TASK DESCRIPTION
Please start at the first line of the records beneath and quote each line exactly, ending with the line containing "184 | $26.85 |".

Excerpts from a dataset

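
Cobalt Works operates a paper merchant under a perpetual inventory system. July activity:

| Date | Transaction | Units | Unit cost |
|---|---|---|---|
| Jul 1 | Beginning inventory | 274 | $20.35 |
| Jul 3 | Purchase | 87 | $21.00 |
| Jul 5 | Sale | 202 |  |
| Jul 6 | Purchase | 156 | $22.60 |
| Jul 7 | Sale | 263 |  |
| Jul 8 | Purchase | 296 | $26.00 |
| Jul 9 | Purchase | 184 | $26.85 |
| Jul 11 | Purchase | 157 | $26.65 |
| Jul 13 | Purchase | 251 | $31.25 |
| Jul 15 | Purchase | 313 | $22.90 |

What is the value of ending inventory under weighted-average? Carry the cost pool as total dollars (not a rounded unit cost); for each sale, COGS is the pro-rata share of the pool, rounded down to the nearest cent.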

RESULT OF THIS EXERCISE
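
Cobalt Works operates a paper merchant under a perpetual inventory system. July activity:

| Date | Transaction | Units | Unit cost |
|---|---|---|---|
| Jul 1 | Beginning inventory | 274 | $20.35 |
| Jul 3 | Purchase | 87 | $21.00 |
| Jul 5 | Sale | 202 |  |
| Jul 6 | Purchase | 156 | $22.60 |
| Jul 7 | Sale | 263 |  |
| Jul 8 | Purchase | 296 | $26.00 |
| Jul 9 | Purchase | 184 | $26.85 |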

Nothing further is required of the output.